(Collected data entries)
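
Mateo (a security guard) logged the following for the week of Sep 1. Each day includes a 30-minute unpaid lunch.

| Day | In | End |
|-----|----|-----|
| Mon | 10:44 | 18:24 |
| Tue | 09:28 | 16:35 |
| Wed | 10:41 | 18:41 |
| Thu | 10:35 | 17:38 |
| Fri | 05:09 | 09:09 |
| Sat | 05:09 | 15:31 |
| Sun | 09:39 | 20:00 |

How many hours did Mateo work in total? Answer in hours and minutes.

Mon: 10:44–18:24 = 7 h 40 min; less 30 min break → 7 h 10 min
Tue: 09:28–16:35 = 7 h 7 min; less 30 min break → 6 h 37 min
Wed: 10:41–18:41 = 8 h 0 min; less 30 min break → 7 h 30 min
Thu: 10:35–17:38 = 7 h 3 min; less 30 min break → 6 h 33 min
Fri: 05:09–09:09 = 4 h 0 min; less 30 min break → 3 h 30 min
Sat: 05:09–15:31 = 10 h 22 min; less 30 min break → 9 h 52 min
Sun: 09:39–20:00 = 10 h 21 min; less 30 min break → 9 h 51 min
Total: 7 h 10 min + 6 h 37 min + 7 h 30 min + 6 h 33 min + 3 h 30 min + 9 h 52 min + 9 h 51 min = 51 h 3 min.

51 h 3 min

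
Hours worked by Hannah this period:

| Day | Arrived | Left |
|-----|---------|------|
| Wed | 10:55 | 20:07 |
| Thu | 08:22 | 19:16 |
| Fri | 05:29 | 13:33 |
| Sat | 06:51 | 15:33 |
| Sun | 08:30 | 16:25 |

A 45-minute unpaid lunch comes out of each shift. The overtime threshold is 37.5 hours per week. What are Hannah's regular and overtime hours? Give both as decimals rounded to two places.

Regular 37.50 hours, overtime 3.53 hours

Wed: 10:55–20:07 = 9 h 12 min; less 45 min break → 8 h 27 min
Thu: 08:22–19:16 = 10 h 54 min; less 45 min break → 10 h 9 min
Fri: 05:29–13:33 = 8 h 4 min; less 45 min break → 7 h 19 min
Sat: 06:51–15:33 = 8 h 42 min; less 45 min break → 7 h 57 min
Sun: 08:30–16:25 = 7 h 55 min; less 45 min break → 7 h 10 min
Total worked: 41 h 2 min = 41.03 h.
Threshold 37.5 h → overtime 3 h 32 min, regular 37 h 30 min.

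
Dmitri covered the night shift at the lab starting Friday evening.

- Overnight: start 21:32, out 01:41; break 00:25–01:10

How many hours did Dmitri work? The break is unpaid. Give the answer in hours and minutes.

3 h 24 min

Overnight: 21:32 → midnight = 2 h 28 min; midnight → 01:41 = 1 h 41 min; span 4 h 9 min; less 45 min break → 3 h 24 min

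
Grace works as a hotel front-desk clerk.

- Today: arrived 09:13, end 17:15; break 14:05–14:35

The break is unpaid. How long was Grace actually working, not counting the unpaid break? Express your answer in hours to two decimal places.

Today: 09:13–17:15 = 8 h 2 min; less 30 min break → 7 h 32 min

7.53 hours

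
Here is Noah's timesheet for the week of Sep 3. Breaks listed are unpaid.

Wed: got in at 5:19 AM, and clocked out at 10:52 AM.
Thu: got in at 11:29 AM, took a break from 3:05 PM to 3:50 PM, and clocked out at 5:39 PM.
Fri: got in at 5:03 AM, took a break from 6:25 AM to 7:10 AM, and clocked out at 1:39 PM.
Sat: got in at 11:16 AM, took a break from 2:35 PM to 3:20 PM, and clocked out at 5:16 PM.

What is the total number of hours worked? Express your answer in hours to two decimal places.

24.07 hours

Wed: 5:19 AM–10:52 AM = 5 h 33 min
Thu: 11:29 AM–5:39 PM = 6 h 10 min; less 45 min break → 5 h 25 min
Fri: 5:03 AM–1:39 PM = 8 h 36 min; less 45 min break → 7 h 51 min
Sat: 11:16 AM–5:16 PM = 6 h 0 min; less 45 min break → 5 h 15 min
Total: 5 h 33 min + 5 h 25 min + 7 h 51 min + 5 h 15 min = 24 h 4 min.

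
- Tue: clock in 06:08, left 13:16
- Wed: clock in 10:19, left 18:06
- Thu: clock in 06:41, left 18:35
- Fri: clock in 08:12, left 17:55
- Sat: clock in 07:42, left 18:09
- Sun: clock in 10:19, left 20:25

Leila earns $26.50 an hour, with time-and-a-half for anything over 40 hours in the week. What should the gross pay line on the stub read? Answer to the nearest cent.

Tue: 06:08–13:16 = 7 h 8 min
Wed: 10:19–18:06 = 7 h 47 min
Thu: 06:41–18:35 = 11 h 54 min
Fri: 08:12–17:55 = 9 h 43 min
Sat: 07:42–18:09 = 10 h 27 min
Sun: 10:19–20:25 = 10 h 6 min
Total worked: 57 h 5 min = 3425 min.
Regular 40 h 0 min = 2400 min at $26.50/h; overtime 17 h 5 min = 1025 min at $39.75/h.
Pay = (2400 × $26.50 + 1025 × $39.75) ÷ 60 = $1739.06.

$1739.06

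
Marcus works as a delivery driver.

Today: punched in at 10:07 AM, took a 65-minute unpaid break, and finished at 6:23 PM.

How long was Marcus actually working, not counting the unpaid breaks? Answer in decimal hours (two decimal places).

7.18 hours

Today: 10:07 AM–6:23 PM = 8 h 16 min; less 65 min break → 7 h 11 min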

### Problem to work on
Taking the line with "Fri: got in" as the first and the line with "Sat: got in" as the last, retype that stretch of the data above exactly, with no other lines.

### Result
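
Fri: got in at 5:03 AM, took a break from 6:25 AM to 7:10 AM, and clocked out at 1:39 PM.
Sat: got in at 11:16 AM, took a break from 2:35 PM to 3:20 PM, and clocked out at 5:16 PM.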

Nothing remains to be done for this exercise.